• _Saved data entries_
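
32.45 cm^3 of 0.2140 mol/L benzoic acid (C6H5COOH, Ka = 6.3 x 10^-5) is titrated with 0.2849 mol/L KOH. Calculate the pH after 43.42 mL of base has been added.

12.85

n(acid) = 0.2140 x 0.03245 = 0.006944 mol; n(KOH) added = 0.2849 x 0.04342 = 0.01237 mol.
Base is in excess by 0.01237 - 0.006944 = 0.005426 mol in a total volume of 0.07587 L.
[OH^-] = 0.005426/0.07587 = 0.07152 M, so pOH = 1.15 and pH = 14.00 - 1.15 = 12.85.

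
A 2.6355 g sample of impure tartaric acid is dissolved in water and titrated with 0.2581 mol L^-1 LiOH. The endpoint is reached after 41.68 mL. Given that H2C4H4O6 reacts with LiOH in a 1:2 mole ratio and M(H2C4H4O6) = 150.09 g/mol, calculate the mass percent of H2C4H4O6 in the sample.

n(LiOH) = 0.2581 x 0.04168 = 0.01076 mol.
n(H2C4H4O6) = 0.01076 / 2 = 0.005379 mol.
mass of H2C4H4O6 = 0.005379 x 150.09 = 0.8073 g.
% purity = 0.8073 / 2.6355 x 100 = 30.6%.

30.6%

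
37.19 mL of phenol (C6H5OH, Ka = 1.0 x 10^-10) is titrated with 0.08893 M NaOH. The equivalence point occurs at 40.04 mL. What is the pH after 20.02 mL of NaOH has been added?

10.00

20.02 mL is exactly half the equivalence volume (40.04/2), i.e. the half-equivalence point.
There, n(HA) = n(A^-), so pH = pKa = -log(1.0 x 10^-10) = 10.00.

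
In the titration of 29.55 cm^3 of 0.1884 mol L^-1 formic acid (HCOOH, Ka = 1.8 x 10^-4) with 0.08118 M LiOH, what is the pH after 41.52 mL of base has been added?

Initial n(HCOOH) = 0.1884 x 0.02955 = 0.005567 mol.
n(LiOH) added = 0.08118 x 0.04152 = 0.003371 mol, converting that many moles of HCOOH to HCOO-.
Remaining n(HCOOH) = 0.002197 mol; n(HCOO-) = 0.003371 mol.
By Henderson-Hasselbalch, pH = pKa + log([A^-]/[HA]) = 3.74 + log(0.003371/0.002197) = 3.74 + (+0.19) = 3.93.

3.93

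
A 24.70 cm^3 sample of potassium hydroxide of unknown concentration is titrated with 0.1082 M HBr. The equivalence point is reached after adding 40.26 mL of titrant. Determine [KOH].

n(HBr) delivered = 0.1082 x 0.04026 = 0.004356 mol.
For a 1:1 reaction, n(KOH) = 0.004356 mol.
[KOH] = 0.004356 mol / 0.02470 L = 0.176 M.

0.176 M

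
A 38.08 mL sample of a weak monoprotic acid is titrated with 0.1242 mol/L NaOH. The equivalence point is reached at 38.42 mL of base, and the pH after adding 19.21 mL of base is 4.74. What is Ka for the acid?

19.21 mL is half of the equivalence volume, so this is the half-equivalence point where [HA] = [A^-].
At half-equivalence pH = pKa, so pKa = 4.74.
Ka = 10^(-4.74) = 1.8 x 10^-5.

1.8 x 10^-5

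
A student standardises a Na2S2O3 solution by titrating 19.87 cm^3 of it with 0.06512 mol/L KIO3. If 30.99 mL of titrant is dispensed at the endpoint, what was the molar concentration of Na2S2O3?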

• _What is expected_
Line by line, transcribe all of the records exactly.

• _Response_
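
32.45 cm^3 of 0.2140 mol/L benzoic acid (C6H5COOH, Ka = 6.3 x 10^-5) is titrated with 0.2849 mol/L KOH. Calculate the pH after 43.42 mL of base has been added.

12.85

n(acid) = 0.2140 x 0.03245 = 0.006944 mol; n(KOH) added = 0.2849 x 0.04342 = 0.01237 mol.
Base is in excess by 0.01237 - 0.006944 = 0.005426 mol in a total volume of 0.07587 L.
[OH^-] = 0.005426/0.07587 = 0.07152 M, so pOH = 1.15 and pH = 14.00 - 1.15 = 12.85.

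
A 2.6355 g sample of impure tartaric acid is dissolved in water and titrated with 0.2581 mol L^-1 LiOH. The endpoint is reached after 41.68 mL. Given that H2C4H4O6 reacts with LiOH in a 1:2 mole ratio and M(H2C4H4O6) = 150.09 g/mol, calculate the mass percent of H2C4H4O6 in the sample.

n(LiOH) = 0.2581 x 0.04168 = 0.01076 mol.
n(H2C4H4O6) = 0.01076 / 2 = 0.005379 mol.
mass of H2C4H4O6 = 0.005379 x 150.09 = 0.8073 g.
% purity = 0.8073 / 2.6355 x 100 = 30.6%.

30.6%

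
37.19 mL of phenol (C6H5OH, Ka = 1.0 x 10^-10) is titrated with 0.08893 M NaOH. The equivalence point occurs at 40.04 mL. What is the pH after 20.02 mL of NaOH has been added?

10.00

20.02 mL is exactly half the equivalence volume (40.04/2), i.e. the half-equivalence point.
There, n(HA) = n(A^-), so pH = pKa = -log(1.0 x 10^-10) = 10.00.

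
In the titration of 29.55 cm^3 of 0.1884 mol L^-1 formic acid (HCOOH, Ka = 1.8 x 10^-4) with 0.08118 M LiOH, what is the pH after 41.52 mL of base has been added?

Initial n(HCOOH) = 0.1884 x 0.02955 = 0.005567 mol.
n(LiOH) added = 0.08118 x 0.04152 = 0.003371 mol, converting that many moles of HCOOH to HCOO-.
Remaining n(HCOOH) = 0.002197 mol; n(HCOO-) = 0.003371 mol.
By Henderson-Hasselbalch, pH = pKa + log([A^-]/[HA]) = 3.74 + log(0.003371/0.002197) = 3.74 + (+0.19) = 3.93.

3.93

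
A 24.70 cm^3 sample of potassium hydroxide of unknown concentration is titrated with 0.1082 M HBr. The equivalence point is reached after adding 40.26 mL of titrant. Determine [KOH].

n(HBr) delivered = 0.1082 x 0.04026 = 0.004356 mol.
For a 1:1 reaction, n(KOH) = 0.004356 mol.
[KOH] = 0.004356 mol / 0.02470 L = 0.176 M.

0.176 M

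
A 38.08 mL sample of a weak monoprotic acid is titrated with 0.1242 mol/L NaOH. The equivalence point is reached at 38.42 mL of base, and the pH after adding 19.21 mL of base is 4.74. What is Ka for the acid?

19.21 mL is half of the equivalence volume, so this is the half-equivalence point where [HA] = [A^-].
At half-equivalence pH = pKa, so pKa = 4.74.
Ka = 10^(-4.74) = 1.8 x 10^-5.

1.8 x 10^-5

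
A student standardises a Na2S2O3 solution by titrating 19.87 cm^3 of it with 0.06512 mol/L KIO3. If 30.99 mL of titrant is dispensed at the endpoint, what was the molar concentration of Na2S2O3?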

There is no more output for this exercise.